Entries taken from a collection
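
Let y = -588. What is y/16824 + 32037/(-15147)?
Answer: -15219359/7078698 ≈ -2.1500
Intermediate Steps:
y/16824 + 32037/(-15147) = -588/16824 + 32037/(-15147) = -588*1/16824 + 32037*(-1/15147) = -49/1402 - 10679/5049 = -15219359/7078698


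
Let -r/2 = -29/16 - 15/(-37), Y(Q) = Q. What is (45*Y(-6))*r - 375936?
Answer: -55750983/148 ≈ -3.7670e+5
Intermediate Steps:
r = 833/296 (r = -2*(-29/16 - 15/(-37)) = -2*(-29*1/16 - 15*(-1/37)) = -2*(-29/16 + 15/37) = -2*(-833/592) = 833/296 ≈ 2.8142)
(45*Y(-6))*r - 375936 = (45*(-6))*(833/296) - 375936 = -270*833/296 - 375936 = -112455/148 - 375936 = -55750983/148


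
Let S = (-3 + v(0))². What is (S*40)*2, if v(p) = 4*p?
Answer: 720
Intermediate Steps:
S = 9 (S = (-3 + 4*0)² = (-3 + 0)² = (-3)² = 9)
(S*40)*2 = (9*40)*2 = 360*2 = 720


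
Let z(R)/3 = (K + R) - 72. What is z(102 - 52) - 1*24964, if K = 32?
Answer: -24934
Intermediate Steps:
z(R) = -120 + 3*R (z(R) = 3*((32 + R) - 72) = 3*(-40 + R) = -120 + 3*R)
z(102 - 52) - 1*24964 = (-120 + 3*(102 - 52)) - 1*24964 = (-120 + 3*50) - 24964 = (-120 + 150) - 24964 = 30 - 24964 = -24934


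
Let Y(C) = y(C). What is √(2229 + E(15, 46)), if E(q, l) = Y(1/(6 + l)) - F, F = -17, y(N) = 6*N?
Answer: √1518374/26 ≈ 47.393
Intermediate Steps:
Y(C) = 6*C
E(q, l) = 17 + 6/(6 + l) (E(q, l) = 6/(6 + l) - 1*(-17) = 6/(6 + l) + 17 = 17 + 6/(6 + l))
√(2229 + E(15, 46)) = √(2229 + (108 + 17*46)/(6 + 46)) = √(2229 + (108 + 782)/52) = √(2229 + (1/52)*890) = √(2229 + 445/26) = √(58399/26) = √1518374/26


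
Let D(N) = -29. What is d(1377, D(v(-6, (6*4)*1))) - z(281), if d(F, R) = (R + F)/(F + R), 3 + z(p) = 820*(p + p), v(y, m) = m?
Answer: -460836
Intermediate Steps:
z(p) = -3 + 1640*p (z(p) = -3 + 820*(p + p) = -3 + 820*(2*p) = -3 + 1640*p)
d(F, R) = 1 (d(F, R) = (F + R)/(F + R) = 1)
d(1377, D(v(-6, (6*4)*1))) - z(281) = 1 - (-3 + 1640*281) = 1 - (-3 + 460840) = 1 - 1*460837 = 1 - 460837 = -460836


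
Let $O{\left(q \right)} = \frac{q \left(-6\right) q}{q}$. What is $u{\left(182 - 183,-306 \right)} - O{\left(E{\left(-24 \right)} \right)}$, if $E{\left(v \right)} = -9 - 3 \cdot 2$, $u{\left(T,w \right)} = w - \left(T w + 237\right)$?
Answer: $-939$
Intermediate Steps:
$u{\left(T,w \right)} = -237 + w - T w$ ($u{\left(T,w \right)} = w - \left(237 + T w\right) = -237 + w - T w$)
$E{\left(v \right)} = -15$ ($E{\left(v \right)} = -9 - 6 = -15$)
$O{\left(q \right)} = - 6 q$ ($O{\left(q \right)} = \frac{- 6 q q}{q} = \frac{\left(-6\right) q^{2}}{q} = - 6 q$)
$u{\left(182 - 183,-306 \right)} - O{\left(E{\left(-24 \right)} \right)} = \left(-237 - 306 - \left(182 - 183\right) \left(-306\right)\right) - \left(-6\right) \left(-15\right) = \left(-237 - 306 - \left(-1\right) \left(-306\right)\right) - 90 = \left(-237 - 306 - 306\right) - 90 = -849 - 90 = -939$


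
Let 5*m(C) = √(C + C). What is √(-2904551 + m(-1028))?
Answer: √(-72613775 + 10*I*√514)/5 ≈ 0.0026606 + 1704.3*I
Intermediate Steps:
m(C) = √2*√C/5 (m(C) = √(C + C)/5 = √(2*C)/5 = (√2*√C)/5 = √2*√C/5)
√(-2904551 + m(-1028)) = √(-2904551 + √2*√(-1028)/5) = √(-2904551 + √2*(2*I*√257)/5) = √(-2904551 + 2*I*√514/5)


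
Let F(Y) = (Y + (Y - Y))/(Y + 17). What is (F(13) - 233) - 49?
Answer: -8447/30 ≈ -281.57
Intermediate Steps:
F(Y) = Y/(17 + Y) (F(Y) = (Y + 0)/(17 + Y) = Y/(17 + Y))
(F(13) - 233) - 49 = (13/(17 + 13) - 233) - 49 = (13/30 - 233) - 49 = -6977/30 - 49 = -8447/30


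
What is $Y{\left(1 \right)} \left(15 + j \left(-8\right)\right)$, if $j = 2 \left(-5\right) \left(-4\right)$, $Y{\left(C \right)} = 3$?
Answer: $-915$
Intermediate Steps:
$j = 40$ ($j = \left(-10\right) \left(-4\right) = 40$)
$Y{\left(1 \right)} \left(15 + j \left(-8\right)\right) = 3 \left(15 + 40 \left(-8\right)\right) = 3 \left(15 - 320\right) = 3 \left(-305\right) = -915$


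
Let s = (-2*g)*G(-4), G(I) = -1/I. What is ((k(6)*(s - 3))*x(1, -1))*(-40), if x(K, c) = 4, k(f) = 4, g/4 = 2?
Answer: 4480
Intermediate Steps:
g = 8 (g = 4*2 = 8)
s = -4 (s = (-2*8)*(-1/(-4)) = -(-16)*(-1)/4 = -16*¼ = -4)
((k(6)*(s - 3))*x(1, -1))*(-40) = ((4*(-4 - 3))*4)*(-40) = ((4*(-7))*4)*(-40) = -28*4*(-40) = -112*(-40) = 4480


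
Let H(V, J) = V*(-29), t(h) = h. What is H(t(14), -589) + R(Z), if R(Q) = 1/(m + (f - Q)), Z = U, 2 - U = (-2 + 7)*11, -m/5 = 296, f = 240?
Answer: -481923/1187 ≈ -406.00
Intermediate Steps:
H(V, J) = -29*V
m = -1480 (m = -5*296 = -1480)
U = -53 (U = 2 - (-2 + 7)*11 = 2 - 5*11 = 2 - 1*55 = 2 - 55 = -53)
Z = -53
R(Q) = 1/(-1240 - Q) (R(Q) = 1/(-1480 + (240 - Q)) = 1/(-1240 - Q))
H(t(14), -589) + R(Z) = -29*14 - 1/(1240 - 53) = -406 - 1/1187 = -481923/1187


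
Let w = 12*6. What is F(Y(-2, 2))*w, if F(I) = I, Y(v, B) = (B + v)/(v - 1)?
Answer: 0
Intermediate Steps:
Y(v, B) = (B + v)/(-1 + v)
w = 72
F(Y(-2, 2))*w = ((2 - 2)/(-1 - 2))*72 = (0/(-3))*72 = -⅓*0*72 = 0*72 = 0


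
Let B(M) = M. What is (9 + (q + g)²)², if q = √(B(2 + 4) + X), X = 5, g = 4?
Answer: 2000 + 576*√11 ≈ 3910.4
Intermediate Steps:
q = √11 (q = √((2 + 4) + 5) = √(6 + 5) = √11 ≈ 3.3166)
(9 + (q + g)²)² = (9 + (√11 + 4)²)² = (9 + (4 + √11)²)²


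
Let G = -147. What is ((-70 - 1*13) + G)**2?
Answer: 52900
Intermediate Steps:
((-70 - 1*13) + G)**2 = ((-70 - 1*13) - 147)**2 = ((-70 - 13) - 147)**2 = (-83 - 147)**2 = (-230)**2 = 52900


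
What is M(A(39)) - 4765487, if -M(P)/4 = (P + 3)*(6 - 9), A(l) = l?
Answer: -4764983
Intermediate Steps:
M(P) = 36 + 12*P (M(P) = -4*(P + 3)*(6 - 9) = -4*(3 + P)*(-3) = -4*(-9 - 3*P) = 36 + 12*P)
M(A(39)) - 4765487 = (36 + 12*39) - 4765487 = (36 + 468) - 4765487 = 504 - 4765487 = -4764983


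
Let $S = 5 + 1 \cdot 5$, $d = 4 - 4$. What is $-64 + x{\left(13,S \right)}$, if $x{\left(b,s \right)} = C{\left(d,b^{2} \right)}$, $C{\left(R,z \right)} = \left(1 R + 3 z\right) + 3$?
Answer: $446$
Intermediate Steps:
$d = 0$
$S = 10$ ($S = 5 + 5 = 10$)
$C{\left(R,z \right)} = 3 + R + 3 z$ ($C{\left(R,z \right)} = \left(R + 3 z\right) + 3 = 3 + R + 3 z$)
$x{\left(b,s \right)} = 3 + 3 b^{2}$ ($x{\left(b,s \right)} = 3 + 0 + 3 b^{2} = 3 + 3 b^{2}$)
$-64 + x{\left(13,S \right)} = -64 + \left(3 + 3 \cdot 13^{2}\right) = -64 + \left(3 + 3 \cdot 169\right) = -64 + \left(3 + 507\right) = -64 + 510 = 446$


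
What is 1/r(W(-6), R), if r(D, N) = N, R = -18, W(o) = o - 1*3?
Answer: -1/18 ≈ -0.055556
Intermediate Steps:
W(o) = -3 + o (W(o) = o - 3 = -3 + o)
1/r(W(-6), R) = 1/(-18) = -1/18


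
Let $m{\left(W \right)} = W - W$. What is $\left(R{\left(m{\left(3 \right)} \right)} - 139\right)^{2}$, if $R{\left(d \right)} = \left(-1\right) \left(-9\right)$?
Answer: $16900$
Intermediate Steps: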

◆ Required work: Using the entries above, repeat only the lines from the one containing "Let B(M) = M." through the one containing "Answer: $446$", end lines included.

◆ Output for this task:
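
Let B(M) = M. What is (9 + (q + g)²)², if q = √(B(2 + 4) + X), X = 5, g = 4?
Answer: 2000 + 576*√11 ≈ 3910.4
Intermediate Steps:
q = √11 (q = √((2 + 4) + 5) = √(6 + 5) = √11 ≈ 3.3166)
(9 + (q + g)²)² = (9 + (√11 + 4)²)² = (9 + (4 + √11)²)²


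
Let G = -147. What is ((-70 - 1*13) + G)**2?
Answer: 52900
Intermediate Steps:
((-70 - 1*13) + G)**2 = ((-70 - 1*13) - 147)**2 = ((-70 - 13) - 147)**2 = (-83 - 147)**2 = (-230)**2 = 52900


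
What is M(A(39)) - 4765487, if -M(P)/4 = (P + 3)*(6 - 9), A(l) = l?
Answer: -4764983
Intermediate Steps:
M(P) = 36 + 12*P (M(P) = -4*(P + 3)*(6 - 9) = -4*(3 + P)*(-3) = -4*(-9 - 3*P) = 36 + 12*P)
M(A(39)) - 4765487 = (36 + 12*39) - 4765487 = (36 + 468) - 4765487 = 504 - 4765487 = -4764983


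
Let $S = 5 + 1 \cdot 5$, $d = 4 - 4$. What is $-64 + x{\left(13,S \right)}$, if $x{\left(b,s \right)} = C{\left(d,b^{2} \right)}$, $C{\left(R,z \right)} = \left(1 R + 3 z\right) + 3$?
Answer: $446$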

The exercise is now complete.